**ASSIGNMENT**
Reproduce verbatim only the lines from the one containing "Channel 1 has" through the last line below, both included.

**MATERIAL TO PROCESS**
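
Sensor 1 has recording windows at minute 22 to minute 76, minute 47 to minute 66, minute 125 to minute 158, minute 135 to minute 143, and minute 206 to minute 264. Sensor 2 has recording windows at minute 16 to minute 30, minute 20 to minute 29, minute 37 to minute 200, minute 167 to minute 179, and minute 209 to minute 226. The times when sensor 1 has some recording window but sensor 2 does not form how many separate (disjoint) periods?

3

First set merges to minute 22 to minute 76, minute 125 to minute 158, minute 206 to minute 264.
Second set merges to minute 16 to minute 30, minute 37 to minute 200, minute 209 to minute 226.
A \ B = minute 30 to minute 37, minute 206 to minute 209, minute 226 to minute 264.
That is 3 disjoint pieces.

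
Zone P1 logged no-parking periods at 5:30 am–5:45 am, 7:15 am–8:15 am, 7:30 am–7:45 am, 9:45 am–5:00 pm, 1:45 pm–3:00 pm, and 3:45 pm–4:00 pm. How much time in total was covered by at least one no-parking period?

Merged: 5:30 am-5:45 am, 7:15 am-8:15 am, 9:45 am-5:00 pm.
Lengths: 15 min + 1 h + 7 h 15 min = 8 h 30 min.

8 h 30 min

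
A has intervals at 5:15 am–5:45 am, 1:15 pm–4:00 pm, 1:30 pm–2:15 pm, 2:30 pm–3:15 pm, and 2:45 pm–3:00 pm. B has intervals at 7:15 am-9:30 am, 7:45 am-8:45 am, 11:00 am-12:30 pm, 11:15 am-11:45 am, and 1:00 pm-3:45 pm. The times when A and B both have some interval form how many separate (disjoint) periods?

1

A, merged: 5:15 am–5:45 am, 1:15 pm–4:00 pm.
B, merged: 7:15 am–9:30 am, 11:00 am–12:30 pm, 1:00 pm–3:45 pm.
A ∩ B = 1:15 pm–3:45 pm.
That is 1 disjoint piece.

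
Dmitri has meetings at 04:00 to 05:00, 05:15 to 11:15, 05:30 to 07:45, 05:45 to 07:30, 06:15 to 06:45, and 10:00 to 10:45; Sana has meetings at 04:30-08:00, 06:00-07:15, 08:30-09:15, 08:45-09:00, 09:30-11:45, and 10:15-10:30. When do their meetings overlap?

A, merged: 04:00–05:00, 05:15–11:15.
B, merged: 04:30–08:00, 08:30–09:15, 09:30–11:45.
04:00–05:00 overlaps B on 04:30–05:00.
05:15–11:15 overlaps B on 05:15–08:00, 08:30–09:15, 09:30–11:15.

04:30–05:00, 05:15–08:00, 08:30–09:15, 09:30–11:15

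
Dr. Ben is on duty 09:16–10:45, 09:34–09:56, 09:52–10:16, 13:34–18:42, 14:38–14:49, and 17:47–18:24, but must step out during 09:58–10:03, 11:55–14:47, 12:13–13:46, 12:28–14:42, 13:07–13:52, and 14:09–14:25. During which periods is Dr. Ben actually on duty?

09:16-09:58, 10:03-10:45, 14:47-18:42

Merge the first list: 09:16-10:45, 13:34-18:42.
Merge the second list: 09:58-10:03, 11:55-14:47.
09:16-10:45 minus B → 09:16-09:58, 10:03-10:45.
13:34-18:42 minus B → 14:47-18:42.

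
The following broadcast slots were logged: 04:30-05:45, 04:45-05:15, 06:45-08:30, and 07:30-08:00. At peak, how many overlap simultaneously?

Sweep endpoints in order; track running count of active intervals.
Peak of 2 reached at 04:45.

2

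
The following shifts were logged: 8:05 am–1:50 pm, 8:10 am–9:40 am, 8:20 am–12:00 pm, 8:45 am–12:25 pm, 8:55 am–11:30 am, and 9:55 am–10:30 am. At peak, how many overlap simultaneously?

5

Sweep endpoints in order; track running count of active intervals.
Peak of 5 reached at 8:55 am.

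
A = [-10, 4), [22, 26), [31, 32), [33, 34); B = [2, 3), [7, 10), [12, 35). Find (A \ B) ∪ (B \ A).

A but not B: [-10, 2), [3, 4).
B but not A: [7, 10), [12, 22), [26, 31), [32, 33), [34, 35).
Combining gives A △ B.

[-10, 2) ∪ [3, 4) ∪ [7, 10) ∪ [12, 22) ∪ [26, 31) ∪ [32, 33) ∪ [34, 35)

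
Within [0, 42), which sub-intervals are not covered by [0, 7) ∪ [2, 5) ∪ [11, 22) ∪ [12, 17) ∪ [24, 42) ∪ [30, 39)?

After merging, the occupied span is [0, 7), [11, 22), [24, 42).
Gaps within [0, 42): [7, 11), [22, 24).

[7, 11) ∪ [22, 24)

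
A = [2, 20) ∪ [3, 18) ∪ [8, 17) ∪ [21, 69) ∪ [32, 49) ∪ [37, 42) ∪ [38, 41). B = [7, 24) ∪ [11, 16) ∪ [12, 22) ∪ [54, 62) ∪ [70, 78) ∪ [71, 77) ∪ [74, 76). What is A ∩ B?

A, merged: [2, 20), [21, 69).
B, merged: [7, 24), [54, 62), [70, 78).
[2, 20) ∩ B → [7, 20).
[21, 69) ∩ B → [21, 24), [54, 62).

[7, 20) ∪ [21, 24) ∪ [54, 62)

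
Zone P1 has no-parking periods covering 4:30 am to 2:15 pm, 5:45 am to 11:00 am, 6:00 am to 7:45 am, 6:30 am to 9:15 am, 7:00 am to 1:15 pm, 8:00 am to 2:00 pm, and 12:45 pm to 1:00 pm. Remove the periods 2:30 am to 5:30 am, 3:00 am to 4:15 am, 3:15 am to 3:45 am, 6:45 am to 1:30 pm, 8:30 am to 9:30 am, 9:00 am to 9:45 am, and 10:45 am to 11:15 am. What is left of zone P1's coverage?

5:30 am-6:45 am, 1:30 pm-2:15 pm

A, merged: 4:30 am-2:15 pm.
B, merged: 2:30 am-5:30 am, 6:45 am-1:30 pm.
4:30 am-2:15 pm \ B = 5:30 am-6:45 am, 1:30 pm-2:15 pm.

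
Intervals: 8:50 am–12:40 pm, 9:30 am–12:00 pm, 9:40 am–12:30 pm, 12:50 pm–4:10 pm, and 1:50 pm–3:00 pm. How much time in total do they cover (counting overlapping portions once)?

Merged: 8:50 am–12:40 pm, 12:50 pm–4:10 pm.
Lengths: 3 h 50 min + 3 h 20 min = 7 h 10 min.

7 h 10 min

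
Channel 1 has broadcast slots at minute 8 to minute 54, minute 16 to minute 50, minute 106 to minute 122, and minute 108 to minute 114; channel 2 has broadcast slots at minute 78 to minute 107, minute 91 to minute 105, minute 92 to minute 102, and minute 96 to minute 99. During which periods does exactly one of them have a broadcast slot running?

Merge the first list: minute 8 to minute 54, minute 106 to minute 122.
Merge the second list: minute 78 to minute 107.
Only in the first: minute 8 to minute 54, minute 107 to minute 122.
Only in the second: minute 78 to minute 106.
Together these are the periods covered by exactly one.

minute 8 to minute 54, minute 78 to minute 106, minute 107 to minute 122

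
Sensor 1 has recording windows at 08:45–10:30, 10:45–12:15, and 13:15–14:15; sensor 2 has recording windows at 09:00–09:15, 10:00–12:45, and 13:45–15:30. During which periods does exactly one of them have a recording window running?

A \ B = 08:45–09:00, 09:15–10:00, 13:15–13:45.
B \ A = 10:30–10:45, 12:15–12:45, 14:15–15:30.
Union of the two gives the symmetric difference.

08:45–09:00, 09:15–10:00, 10:30–10:45, 12:15–12:45, 13:15–13:45, 14:15–15:30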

**RESPONSE**
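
Channel 1 has broadcast slots at minute 8 to minute 54, minute 16 to minute 50, minute 106 to minute 122, and minute 108 to minute 114; channel 2 has broadcast slots at minute 78 to minute 107, minute 91 to minute 105, minute 92 to minute 102, and minute 96 to minute 99. During which periods does exactly one of them have a broadcast slot running?

Merge the first list: minute 8 to minute 54, minute 106 to minute 122.
Merge the second list: minute 78 to minute 107.
Only in the first: minute 8 to minute 54, minute 107 to minute 122.
Only in the second: minute 78 to minute 106.
Together these are the periods covered by exactly one.

minute 8 to minute 54, minute 78 to minute 106, minute 107 to minute 122

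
Sensor 1 has recording windows at 08:45–10:30, 10:45–12:15, and 13:15–14:15; sensor 2 has recording windows at 09:00–09:15, 10:00–12:45, and 13:45–15:30. During which periods does exactly one of them have a recording window running?

A \ B = 08:45–09:00, 09:15–10:00, 13:15–13:45.
B \ A = 10:30–10:45, 12:15–12:45, 14:15–15:30.
Union of the two gives the symmetric difference.

08:45–09:00, 09:15–10:00, 10:30–10:45, 12:15–12:45, 13:15–13:45, 14:15–15:30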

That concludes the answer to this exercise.